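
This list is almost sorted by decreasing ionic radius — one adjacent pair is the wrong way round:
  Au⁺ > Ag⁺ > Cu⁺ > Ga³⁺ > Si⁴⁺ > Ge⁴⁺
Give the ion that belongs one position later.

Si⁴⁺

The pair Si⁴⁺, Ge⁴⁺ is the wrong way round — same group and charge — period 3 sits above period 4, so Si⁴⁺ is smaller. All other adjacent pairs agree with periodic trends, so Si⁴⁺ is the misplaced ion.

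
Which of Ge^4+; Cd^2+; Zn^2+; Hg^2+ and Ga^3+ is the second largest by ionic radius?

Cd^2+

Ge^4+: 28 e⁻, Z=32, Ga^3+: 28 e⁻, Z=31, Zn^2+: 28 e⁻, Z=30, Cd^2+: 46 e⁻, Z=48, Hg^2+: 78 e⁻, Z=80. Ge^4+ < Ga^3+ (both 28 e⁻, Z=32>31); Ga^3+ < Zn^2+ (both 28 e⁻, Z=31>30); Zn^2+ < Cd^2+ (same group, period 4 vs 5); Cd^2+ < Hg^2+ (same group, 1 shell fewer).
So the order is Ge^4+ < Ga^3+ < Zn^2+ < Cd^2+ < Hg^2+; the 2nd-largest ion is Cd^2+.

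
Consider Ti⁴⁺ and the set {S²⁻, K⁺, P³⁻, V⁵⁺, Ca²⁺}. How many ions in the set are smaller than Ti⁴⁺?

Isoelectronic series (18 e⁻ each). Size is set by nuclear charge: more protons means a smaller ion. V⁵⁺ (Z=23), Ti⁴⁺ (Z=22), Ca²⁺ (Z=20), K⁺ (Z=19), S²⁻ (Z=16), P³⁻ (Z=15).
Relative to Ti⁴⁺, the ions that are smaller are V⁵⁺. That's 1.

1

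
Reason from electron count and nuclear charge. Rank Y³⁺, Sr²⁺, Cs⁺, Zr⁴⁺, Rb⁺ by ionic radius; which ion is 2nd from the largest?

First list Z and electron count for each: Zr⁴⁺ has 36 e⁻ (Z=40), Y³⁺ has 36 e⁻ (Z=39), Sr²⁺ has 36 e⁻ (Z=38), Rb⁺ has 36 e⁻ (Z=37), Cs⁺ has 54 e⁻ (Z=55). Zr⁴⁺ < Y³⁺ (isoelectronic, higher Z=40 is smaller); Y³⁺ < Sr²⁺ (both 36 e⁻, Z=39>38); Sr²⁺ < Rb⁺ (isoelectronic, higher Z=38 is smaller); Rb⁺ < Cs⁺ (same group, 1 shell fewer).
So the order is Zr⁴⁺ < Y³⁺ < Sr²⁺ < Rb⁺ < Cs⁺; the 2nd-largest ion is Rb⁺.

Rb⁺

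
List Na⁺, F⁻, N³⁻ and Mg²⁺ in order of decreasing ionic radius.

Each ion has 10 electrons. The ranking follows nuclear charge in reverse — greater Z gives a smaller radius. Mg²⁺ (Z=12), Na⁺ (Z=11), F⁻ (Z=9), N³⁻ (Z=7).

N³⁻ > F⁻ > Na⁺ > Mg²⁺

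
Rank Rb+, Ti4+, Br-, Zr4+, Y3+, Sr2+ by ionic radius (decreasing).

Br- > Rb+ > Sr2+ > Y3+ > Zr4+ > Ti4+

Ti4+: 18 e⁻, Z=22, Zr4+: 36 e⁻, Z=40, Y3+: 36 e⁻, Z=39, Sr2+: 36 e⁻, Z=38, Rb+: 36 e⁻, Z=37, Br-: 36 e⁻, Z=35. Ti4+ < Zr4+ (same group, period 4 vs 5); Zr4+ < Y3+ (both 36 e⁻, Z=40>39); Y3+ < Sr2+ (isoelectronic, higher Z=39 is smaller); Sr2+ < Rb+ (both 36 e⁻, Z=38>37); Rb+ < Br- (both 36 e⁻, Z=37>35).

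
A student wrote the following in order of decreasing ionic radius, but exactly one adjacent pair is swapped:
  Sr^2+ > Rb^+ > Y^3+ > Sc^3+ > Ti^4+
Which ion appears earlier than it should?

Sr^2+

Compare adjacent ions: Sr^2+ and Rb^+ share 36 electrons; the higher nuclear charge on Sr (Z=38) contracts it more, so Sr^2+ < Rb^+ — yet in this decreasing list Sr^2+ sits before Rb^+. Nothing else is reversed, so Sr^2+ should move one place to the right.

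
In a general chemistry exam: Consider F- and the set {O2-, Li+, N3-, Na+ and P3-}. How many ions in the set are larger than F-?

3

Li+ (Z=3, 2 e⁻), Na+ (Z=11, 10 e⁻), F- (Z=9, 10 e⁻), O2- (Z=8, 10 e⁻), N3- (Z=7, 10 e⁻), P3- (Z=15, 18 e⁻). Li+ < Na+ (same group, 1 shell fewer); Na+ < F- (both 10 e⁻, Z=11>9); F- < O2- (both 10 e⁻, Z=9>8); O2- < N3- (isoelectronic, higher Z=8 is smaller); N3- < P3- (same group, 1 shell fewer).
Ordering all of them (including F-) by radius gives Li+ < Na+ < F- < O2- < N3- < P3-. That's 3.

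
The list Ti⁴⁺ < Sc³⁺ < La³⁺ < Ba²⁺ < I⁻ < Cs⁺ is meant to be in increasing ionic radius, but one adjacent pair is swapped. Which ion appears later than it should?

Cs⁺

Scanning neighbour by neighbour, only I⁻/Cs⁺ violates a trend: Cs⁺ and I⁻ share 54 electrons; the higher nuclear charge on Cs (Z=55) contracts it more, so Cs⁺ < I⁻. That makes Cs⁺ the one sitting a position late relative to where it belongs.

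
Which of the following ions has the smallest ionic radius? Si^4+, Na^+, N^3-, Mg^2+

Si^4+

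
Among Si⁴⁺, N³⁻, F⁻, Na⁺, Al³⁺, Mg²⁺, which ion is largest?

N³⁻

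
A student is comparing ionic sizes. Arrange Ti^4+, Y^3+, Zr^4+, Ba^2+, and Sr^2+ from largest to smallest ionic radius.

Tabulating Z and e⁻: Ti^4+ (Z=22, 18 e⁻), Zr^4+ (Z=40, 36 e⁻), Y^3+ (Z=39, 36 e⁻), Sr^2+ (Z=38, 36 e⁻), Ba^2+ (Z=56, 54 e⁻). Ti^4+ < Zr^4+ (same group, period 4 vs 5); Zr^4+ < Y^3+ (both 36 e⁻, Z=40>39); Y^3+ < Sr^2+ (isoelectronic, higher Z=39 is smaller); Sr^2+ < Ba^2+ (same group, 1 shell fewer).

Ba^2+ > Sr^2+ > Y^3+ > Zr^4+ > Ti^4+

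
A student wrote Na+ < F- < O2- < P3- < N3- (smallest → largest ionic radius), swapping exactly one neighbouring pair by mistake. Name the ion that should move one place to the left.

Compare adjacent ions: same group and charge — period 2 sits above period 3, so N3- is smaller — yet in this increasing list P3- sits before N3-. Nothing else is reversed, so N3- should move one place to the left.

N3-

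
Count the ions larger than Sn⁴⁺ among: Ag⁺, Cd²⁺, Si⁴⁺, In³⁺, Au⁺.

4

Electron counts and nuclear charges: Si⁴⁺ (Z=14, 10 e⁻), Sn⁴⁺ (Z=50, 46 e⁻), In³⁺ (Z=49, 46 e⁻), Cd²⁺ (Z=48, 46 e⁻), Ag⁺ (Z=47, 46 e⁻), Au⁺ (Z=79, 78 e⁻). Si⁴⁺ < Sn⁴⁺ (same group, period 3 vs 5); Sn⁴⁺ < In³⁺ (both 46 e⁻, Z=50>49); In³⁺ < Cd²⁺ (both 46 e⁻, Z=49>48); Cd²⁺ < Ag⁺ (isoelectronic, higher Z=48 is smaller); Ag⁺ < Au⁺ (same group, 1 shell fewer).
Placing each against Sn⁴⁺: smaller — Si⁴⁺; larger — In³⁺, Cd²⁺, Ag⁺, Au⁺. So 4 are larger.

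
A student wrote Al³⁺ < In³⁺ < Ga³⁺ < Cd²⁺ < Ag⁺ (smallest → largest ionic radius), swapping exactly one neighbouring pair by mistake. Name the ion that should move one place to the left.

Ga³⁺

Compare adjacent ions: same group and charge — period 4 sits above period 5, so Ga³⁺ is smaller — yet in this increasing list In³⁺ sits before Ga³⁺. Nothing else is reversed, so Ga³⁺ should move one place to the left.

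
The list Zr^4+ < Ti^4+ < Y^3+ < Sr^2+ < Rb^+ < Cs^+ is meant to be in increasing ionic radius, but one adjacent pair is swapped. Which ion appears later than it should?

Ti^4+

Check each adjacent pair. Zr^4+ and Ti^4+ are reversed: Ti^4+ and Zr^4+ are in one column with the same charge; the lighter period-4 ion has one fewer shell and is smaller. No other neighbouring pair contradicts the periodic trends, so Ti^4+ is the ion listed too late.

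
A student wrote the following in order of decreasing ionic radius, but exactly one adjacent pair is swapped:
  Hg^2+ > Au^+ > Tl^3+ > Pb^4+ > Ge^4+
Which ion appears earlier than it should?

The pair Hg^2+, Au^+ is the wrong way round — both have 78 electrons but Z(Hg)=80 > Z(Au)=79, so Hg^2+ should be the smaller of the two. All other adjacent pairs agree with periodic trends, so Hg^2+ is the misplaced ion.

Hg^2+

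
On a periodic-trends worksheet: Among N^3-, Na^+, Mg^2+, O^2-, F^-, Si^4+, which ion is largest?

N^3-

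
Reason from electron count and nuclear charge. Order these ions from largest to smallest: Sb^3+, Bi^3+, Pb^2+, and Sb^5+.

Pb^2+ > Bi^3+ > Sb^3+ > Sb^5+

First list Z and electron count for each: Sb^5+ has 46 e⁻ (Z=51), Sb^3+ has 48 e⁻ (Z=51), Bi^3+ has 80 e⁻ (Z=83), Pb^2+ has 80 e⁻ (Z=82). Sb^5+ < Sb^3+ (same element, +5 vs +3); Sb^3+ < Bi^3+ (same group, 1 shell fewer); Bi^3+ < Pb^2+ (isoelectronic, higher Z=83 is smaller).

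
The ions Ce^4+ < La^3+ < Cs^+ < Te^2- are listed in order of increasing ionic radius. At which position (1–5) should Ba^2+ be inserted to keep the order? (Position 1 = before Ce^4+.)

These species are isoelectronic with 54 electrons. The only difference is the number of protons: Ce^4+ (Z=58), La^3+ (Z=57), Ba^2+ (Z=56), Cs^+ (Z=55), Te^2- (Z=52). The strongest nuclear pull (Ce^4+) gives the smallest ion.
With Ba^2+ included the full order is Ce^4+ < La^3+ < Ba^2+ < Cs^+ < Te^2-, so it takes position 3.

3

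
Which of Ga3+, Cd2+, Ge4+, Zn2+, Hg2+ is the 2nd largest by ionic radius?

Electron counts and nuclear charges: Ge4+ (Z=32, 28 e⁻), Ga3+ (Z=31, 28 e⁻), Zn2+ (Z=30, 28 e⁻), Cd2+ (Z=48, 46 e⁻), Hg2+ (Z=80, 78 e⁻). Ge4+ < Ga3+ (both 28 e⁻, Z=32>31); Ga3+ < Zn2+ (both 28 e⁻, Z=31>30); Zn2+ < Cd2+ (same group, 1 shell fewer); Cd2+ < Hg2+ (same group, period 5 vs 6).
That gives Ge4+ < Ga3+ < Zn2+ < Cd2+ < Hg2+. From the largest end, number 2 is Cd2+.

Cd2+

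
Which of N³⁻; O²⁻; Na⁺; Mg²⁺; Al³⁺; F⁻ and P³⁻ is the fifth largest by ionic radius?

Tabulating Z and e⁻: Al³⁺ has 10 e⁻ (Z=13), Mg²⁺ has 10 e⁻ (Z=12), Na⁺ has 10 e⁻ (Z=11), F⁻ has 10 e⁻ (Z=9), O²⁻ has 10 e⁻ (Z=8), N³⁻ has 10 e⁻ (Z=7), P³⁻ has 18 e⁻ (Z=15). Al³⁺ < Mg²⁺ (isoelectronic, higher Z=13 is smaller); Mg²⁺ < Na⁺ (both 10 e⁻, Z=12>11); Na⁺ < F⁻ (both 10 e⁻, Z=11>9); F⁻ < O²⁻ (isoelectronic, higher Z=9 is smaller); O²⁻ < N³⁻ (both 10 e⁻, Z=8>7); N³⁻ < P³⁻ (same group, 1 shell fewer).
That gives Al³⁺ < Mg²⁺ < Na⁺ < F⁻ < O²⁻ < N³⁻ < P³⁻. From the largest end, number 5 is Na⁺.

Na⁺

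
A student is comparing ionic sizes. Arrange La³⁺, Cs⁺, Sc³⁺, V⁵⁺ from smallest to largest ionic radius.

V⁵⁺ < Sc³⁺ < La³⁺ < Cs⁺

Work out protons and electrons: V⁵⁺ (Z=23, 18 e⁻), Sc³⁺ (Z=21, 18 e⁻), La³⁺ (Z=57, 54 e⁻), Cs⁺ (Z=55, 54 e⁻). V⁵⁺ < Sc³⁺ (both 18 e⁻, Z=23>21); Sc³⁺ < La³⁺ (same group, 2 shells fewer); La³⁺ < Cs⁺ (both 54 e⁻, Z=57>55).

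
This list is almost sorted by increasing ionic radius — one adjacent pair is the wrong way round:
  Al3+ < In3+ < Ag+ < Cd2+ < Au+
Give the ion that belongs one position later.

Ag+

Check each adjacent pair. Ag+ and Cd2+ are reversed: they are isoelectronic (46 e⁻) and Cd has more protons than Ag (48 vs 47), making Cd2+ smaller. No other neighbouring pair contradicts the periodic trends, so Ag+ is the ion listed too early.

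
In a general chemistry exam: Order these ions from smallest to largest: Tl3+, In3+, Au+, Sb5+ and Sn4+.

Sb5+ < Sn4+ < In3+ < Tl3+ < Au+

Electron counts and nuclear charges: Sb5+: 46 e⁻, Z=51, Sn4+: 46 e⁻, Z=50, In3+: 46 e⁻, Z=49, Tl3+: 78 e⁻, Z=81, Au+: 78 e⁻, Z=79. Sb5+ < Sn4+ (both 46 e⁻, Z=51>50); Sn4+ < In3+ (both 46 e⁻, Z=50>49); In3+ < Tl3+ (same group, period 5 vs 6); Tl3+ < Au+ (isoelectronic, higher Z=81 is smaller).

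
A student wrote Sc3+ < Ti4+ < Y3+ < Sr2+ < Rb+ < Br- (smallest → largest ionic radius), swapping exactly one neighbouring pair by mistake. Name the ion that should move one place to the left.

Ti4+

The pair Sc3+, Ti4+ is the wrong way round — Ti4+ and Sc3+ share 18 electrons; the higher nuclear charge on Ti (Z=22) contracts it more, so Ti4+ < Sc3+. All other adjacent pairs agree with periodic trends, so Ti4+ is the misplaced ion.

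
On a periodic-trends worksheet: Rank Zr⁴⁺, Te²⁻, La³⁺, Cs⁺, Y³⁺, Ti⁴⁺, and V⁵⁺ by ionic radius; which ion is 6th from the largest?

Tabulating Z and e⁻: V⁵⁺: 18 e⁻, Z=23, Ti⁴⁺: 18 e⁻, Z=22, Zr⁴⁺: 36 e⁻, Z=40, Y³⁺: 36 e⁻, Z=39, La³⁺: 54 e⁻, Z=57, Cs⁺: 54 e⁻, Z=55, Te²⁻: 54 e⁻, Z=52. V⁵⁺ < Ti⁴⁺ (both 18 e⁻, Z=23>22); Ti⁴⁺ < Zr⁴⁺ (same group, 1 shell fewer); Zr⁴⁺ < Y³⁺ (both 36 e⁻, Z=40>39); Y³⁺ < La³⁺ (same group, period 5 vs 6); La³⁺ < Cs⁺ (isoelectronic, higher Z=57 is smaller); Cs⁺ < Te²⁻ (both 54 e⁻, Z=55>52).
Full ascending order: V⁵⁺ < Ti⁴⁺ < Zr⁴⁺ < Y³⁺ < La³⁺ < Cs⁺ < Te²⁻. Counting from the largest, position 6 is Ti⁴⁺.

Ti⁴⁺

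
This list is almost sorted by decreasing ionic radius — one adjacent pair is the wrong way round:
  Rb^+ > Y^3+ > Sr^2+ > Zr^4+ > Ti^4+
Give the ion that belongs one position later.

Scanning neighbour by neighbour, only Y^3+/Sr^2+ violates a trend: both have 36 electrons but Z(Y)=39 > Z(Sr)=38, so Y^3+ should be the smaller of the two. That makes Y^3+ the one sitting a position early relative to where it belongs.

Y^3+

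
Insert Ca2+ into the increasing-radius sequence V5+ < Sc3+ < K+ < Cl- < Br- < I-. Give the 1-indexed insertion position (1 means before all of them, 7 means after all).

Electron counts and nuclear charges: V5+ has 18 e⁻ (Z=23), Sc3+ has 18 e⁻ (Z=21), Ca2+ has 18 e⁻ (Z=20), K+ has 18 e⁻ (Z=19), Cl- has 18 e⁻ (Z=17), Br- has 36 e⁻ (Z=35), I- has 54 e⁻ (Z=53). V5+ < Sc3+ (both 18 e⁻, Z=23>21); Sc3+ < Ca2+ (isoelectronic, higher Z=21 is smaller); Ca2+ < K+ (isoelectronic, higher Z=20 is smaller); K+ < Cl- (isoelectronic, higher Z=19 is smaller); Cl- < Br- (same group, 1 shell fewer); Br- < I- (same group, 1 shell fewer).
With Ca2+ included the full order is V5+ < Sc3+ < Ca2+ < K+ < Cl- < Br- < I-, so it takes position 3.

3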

• WHAT THE TASK REQUIRES: Please give an exact restatement of only the lines from the beginning of the material above to the line with "Au⁺ > Ag⁺ > Cu⁺ > Ga³⁺ > Si⁴⁺ > Ge⁴⁺", inclusive.

• REPLY TO THE TASK:
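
This list is almost sorted by decreasing ionic radius — one adjacent pair is the wrong way round:
  Au⁺ > Ag⁺ > Cu⁺ > Ga³⁺ > Si⁴⁺ > Ge⁴⁺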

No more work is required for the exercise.